*** Opening Exercise material ***

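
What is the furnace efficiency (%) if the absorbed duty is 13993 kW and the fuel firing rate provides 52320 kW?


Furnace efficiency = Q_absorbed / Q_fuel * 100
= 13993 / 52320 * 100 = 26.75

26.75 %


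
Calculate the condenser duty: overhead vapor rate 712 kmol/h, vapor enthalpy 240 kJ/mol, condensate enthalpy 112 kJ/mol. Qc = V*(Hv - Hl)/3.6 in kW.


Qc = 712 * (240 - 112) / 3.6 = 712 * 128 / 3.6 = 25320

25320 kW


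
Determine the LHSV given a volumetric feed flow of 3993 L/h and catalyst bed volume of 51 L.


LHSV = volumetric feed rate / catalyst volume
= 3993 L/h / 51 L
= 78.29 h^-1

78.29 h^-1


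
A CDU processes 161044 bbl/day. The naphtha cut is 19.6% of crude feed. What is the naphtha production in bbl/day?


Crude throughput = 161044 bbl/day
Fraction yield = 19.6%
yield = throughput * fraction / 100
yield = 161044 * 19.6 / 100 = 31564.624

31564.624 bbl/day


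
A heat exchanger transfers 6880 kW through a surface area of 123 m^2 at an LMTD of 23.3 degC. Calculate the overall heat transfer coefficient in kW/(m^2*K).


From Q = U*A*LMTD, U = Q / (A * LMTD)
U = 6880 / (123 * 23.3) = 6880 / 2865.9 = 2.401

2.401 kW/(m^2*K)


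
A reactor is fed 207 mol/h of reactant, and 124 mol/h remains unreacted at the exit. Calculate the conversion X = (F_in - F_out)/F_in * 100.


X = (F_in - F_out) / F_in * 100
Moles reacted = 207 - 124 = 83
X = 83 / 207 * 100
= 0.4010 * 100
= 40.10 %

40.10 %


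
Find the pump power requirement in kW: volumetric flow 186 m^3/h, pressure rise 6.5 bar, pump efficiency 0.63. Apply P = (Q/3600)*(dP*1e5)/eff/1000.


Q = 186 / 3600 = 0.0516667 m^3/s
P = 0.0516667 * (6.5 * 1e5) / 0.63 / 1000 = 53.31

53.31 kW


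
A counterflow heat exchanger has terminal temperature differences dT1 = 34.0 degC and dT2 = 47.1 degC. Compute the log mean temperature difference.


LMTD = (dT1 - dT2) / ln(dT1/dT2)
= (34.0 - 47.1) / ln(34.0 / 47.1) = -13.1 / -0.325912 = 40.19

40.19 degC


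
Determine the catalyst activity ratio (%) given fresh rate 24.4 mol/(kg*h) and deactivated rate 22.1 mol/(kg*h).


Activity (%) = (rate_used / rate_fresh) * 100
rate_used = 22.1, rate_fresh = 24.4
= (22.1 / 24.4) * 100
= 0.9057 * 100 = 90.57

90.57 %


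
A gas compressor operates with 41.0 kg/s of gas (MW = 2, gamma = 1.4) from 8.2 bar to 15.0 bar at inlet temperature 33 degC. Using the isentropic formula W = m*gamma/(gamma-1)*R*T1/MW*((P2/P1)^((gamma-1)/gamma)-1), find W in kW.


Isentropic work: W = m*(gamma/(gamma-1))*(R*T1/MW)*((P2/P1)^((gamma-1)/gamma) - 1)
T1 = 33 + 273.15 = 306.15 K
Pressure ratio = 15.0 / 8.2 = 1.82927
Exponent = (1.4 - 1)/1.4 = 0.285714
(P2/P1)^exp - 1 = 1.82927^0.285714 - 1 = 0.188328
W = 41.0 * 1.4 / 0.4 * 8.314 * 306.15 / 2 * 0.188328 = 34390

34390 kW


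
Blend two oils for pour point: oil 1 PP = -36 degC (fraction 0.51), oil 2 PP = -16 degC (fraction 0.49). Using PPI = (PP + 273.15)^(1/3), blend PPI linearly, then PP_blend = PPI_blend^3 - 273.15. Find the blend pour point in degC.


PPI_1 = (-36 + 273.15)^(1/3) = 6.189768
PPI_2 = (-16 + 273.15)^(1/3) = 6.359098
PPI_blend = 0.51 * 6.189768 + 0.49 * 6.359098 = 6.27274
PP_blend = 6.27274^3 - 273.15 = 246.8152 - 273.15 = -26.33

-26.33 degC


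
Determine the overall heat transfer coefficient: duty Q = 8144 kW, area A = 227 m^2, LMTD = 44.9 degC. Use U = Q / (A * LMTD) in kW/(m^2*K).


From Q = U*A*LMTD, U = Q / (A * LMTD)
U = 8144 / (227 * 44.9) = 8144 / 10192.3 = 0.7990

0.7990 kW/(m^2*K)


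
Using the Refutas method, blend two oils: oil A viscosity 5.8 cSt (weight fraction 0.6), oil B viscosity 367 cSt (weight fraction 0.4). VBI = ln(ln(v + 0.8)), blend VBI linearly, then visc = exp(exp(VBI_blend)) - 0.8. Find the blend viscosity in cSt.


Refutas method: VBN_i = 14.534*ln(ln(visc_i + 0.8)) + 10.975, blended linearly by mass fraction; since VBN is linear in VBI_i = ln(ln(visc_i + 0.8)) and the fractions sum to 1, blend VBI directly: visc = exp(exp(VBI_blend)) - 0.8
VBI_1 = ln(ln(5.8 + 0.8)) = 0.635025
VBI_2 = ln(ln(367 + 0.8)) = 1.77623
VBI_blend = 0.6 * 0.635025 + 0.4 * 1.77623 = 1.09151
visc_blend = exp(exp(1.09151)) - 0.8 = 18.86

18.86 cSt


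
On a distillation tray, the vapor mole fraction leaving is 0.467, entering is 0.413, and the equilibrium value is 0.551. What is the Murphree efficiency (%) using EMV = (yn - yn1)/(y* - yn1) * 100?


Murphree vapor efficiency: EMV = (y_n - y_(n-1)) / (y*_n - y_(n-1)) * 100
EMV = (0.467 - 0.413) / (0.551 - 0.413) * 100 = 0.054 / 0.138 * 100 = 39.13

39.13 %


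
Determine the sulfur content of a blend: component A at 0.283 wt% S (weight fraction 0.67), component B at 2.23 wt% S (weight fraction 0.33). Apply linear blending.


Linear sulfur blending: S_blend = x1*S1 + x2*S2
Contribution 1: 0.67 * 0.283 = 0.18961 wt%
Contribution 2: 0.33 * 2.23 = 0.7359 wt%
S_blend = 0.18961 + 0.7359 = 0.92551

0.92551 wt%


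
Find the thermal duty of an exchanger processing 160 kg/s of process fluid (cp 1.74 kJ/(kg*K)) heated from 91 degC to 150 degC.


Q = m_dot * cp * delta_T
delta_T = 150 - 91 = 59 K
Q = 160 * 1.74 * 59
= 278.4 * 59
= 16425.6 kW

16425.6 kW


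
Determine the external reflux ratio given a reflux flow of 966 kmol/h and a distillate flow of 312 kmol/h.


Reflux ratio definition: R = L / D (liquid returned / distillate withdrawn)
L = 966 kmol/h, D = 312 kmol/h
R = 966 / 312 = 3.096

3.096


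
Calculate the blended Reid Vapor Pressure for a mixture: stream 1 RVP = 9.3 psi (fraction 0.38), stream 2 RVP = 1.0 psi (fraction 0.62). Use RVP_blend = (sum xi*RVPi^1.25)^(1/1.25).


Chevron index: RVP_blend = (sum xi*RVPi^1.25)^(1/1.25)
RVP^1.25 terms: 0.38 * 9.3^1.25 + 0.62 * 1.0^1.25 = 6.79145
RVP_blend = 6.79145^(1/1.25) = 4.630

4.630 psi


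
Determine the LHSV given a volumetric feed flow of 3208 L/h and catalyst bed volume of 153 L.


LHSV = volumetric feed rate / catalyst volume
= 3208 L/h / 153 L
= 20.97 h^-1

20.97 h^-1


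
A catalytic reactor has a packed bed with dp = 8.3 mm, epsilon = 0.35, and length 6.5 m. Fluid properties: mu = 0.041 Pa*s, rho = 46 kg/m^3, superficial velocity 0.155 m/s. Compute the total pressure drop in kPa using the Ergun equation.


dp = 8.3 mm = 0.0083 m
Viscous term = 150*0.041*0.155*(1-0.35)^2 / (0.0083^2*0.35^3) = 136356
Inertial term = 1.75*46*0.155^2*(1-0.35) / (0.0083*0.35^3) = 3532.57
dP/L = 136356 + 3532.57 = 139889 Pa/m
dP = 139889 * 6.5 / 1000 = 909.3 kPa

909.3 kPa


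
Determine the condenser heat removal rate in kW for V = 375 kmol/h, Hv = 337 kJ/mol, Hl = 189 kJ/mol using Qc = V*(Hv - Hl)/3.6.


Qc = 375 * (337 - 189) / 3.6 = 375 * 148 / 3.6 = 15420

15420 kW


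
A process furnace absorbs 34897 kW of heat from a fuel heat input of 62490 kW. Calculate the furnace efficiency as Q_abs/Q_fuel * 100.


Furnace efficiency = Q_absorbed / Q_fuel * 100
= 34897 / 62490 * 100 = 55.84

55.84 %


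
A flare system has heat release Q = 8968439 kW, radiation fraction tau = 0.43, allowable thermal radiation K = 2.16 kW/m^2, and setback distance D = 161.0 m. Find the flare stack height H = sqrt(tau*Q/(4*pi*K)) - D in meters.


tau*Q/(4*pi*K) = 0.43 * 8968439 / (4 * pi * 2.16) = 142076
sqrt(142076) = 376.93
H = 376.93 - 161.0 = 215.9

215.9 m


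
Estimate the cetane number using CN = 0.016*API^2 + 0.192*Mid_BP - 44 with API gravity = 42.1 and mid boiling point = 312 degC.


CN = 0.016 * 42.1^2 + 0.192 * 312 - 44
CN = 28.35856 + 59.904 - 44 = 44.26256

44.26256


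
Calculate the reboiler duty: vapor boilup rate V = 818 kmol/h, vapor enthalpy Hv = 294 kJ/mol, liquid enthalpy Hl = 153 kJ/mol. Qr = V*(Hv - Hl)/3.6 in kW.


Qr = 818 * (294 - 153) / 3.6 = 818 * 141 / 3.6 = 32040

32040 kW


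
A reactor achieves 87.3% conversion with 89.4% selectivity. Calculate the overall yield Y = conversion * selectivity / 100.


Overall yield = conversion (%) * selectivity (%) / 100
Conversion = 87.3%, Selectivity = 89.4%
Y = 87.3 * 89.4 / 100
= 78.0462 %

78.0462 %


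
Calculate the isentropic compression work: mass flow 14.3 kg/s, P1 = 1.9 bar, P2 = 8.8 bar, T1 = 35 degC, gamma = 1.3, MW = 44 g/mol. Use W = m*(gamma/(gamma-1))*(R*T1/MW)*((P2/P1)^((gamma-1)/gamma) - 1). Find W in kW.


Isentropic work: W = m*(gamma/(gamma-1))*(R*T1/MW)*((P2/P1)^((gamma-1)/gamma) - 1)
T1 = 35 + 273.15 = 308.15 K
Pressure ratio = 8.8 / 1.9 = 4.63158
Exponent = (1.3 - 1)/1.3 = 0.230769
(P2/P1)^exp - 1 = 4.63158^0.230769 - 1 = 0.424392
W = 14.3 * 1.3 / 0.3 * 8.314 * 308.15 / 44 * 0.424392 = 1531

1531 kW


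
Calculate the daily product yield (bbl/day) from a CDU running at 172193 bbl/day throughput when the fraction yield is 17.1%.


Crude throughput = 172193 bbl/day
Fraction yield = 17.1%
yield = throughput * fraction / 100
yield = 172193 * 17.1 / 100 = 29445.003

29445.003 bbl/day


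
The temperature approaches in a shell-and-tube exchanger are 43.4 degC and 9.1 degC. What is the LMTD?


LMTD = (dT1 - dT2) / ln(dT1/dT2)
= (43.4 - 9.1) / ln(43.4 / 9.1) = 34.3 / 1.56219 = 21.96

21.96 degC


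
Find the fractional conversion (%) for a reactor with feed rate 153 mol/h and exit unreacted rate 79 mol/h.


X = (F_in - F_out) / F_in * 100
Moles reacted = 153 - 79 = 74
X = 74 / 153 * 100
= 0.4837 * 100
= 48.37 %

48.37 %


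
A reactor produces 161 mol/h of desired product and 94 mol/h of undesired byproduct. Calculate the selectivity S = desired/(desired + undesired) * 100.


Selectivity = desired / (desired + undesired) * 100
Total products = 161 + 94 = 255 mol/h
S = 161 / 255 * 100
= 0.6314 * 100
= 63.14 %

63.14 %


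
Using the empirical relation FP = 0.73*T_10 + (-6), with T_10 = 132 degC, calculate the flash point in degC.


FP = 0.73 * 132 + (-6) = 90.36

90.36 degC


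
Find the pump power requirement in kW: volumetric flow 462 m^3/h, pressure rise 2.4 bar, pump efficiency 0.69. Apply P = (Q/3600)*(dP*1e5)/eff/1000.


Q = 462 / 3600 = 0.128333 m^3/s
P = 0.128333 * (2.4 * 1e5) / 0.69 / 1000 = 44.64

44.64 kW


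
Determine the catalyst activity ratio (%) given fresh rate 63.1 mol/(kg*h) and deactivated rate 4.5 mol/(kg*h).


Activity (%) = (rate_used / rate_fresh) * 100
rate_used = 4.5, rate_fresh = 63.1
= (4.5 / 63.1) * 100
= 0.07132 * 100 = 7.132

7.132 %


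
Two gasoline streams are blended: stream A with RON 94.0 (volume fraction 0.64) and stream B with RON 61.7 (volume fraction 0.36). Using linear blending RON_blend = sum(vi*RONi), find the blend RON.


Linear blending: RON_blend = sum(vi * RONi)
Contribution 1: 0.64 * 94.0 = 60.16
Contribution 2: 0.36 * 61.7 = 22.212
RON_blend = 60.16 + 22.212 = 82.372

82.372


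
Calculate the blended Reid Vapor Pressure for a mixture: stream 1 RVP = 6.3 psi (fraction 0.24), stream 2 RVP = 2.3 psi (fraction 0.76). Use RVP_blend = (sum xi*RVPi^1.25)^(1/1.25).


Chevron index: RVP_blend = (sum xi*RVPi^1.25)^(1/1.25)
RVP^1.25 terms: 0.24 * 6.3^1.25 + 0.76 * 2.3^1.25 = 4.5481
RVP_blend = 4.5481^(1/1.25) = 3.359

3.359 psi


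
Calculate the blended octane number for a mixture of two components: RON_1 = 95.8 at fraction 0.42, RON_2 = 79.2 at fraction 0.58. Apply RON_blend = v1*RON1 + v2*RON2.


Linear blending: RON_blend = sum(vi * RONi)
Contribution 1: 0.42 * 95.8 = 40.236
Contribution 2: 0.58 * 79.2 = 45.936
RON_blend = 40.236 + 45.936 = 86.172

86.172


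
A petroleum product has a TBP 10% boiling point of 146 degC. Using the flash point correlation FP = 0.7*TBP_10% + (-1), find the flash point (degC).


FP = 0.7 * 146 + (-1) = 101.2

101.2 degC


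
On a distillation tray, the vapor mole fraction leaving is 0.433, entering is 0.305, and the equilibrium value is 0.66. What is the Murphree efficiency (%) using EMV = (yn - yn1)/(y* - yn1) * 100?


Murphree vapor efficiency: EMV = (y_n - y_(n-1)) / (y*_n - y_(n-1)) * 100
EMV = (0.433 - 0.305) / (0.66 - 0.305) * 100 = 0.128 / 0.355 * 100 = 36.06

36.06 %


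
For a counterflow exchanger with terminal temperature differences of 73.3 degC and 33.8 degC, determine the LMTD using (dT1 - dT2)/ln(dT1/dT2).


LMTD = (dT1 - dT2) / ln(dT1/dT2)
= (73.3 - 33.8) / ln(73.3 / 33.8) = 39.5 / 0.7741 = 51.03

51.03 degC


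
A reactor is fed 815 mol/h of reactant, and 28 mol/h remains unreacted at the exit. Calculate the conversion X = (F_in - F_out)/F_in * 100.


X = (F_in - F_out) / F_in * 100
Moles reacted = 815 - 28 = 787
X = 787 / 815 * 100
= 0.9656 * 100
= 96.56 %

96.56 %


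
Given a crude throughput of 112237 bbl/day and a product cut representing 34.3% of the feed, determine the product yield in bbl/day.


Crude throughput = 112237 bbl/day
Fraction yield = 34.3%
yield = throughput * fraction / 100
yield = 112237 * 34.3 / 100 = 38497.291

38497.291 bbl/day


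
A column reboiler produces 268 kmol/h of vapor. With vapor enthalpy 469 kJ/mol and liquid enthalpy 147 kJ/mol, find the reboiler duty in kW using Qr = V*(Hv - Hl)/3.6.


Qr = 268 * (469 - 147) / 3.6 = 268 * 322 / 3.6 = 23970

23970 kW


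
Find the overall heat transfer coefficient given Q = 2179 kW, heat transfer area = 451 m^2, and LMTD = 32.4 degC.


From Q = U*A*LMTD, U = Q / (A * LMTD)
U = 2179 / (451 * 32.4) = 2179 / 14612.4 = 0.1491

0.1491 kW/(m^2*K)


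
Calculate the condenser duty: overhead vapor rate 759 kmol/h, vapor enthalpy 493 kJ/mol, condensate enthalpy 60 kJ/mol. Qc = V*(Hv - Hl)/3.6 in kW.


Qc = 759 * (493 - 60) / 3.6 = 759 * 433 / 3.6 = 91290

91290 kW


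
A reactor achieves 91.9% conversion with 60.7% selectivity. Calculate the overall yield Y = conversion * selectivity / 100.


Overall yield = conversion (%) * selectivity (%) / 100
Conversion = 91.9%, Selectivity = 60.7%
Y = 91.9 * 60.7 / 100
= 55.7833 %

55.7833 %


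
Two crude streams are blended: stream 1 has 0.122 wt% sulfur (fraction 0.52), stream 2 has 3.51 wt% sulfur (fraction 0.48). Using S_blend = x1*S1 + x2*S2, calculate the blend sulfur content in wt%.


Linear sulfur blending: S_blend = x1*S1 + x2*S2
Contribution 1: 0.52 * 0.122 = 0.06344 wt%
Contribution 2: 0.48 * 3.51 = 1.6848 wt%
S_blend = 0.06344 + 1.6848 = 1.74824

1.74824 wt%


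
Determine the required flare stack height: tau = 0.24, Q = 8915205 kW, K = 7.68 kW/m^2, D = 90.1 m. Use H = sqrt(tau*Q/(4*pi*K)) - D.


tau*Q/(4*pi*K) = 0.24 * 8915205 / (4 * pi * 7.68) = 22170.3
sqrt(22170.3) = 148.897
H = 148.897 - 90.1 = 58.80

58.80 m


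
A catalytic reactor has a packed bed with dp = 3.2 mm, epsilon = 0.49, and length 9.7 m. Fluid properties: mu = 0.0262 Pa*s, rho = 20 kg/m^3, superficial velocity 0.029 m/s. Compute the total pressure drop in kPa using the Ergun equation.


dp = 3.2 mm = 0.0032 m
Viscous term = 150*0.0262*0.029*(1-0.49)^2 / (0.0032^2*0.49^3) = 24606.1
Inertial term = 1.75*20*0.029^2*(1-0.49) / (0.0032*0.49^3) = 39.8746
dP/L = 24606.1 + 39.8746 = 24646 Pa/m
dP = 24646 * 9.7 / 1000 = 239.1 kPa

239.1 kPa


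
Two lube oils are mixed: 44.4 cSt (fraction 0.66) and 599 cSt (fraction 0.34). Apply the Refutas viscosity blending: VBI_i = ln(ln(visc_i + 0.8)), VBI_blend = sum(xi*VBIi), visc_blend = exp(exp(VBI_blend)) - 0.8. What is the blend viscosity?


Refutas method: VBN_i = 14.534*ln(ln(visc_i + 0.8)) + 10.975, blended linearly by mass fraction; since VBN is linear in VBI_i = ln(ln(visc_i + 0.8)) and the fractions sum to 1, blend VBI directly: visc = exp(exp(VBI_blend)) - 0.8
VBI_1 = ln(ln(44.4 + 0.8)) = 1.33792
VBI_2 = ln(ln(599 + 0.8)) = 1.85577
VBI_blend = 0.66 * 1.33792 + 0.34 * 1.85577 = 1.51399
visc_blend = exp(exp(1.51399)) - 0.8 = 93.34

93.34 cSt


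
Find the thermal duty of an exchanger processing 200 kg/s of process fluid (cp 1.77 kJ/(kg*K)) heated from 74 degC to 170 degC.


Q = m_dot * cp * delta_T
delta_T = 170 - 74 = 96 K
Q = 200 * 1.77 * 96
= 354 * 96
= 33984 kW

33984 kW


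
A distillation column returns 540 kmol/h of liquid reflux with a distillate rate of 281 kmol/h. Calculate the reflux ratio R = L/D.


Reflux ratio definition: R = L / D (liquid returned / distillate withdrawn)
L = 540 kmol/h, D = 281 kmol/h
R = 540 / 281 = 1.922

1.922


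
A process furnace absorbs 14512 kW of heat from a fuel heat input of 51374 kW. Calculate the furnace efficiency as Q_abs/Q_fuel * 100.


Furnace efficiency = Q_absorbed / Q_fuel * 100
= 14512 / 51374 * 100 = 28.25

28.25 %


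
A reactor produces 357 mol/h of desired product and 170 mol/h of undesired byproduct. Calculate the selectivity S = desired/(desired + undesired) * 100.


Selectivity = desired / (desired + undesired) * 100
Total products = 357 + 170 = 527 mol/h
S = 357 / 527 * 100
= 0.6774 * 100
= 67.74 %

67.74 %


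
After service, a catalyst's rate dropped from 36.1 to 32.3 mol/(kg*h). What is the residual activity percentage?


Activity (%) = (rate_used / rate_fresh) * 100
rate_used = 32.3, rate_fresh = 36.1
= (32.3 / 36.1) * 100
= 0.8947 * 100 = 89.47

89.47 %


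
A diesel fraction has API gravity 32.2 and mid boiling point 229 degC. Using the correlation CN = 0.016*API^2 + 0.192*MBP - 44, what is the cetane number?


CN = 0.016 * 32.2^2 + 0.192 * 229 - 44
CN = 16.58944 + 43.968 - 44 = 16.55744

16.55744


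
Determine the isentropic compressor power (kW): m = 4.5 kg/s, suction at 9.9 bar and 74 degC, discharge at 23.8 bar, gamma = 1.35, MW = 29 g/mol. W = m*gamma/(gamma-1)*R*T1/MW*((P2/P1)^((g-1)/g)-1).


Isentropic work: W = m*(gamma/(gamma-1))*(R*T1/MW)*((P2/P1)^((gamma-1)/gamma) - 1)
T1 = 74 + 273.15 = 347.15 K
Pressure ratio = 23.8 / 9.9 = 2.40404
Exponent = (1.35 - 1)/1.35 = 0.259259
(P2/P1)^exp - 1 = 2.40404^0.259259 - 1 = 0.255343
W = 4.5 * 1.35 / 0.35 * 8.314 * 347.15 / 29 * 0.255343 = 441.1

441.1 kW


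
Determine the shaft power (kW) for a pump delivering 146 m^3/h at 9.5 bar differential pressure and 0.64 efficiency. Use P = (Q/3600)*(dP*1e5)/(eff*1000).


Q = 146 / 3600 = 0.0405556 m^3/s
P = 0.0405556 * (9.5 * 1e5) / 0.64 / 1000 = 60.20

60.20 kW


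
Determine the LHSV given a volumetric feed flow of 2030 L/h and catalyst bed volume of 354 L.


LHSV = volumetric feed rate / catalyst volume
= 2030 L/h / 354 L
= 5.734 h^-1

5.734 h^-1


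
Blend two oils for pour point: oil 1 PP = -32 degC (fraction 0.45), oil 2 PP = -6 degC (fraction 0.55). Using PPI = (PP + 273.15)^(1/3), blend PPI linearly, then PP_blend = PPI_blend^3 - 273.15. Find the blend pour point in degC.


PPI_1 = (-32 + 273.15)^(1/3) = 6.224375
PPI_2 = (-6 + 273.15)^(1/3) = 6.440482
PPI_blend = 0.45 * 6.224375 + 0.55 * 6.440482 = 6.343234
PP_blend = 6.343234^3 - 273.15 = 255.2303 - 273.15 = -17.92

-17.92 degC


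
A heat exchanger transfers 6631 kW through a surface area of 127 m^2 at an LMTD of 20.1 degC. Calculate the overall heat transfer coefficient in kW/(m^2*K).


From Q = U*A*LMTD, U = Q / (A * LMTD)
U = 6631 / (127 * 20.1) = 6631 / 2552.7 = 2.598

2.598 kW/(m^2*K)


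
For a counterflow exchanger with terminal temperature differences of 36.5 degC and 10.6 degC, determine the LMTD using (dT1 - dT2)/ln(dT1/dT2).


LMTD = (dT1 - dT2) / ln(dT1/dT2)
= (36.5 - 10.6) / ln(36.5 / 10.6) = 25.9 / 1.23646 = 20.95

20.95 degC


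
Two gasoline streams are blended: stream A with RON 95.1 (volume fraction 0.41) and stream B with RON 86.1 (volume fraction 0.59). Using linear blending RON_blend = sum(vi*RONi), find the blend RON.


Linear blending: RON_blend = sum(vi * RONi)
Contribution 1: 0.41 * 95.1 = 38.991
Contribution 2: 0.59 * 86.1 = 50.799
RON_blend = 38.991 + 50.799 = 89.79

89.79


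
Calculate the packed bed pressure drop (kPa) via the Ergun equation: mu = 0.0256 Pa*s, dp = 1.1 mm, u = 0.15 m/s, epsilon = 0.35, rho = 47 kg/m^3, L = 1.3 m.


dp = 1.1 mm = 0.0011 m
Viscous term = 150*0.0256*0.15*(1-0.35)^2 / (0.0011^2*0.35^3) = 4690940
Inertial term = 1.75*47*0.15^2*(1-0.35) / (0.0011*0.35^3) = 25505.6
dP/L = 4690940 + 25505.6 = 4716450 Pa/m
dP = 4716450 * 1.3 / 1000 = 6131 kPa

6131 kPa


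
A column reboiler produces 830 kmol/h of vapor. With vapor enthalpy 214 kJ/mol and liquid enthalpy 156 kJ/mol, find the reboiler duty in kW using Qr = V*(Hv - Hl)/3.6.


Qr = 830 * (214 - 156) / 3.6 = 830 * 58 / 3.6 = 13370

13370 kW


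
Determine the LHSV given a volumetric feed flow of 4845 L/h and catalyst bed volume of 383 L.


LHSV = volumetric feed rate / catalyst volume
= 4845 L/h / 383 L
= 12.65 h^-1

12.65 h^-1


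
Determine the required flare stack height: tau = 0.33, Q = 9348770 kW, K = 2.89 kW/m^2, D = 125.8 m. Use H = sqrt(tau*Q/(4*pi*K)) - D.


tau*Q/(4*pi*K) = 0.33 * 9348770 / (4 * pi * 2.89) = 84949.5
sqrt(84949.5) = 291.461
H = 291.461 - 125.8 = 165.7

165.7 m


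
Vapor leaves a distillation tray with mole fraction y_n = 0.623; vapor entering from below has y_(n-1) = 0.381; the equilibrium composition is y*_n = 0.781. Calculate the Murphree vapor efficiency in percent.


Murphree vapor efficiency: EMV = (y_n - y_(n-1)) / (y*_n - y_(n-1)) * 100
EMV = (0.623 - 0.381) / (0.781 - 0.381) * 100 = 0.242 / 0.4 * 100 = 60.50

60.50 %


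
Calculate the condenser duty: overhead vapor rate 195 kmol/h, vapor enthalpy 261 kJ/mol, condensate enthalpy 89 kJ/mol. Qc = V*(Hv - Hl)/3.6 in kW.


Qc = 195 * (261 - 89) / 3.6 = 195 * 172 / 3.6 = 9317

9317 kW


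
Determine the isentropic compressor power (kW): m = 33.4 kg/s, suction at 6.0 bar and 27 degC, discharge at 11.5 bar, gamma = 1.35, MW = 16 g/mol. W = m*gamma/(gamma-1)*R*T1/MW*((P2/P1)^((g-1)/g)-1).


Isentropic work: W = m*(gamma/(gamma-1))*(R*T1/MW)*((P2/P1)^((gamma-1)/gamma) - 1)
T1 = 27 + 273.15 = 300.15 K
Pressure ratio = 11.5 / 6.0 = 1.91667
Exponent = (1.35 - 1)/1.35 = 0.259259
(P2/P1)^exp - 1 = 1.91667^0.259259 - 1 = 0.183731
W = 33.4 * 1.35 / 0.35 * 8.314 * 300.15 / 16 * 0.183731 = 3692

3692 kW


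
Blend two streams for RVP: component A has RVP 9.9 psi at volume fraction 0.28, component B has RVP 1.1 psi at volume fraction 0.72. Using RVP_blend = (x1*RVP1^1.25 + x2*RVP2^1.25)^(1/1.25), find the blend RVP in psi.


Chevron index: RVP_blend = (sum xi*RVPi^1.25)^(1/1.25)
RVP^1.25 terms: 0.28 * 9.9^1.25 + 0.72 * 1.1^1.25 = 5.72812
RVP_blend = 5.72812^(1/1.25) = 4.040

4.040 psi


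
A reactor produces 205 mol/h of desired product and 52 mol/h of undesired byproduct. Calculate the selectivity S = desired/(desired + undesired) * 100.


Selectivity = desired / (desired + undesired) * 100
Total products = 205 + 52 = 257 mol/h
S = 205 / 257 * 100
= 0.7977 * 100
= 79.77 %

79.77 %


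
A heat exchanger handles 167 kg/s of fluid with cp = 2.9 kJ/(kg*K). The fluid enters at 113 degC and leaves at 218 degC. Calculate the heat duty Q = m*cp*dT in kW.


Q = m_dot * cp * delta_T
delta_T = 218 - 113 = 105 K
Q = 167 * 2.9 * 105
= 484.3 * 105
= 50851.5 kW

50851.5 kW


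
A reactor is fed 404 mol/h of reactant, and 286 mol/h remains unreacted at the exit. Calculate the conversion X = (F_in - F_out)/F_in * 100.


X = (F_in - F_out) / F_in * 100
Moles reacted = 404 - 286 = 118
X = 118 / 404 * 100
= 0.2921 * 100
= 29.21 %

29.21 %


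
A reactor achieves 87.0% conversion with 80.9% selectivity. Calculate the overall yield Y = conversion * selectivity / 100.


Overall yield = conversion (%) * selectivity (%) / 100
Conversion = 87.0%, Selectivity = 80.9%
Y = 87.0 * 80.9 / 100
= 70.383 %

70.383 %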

*** Closing Exercise material ***

> **What the exercise asks**: Your answer must be the lines from the one with "A reactor achieves 87.0%" through the last line of the data, repeated exactly and with nothing else.

> **Answer for the task**:
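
A reactor achieves 87.0% conversion with 80.9% selectivity. Calculate the overall yield Y = conversion * selectivity / 100.


Overall yield = conversion (%) * selectivity (%) / 100
Conversion = 87.0%, Selectivity = 80.9%
Y = 87.0 * 80.9 / 100
= 70.383 %

70.383 %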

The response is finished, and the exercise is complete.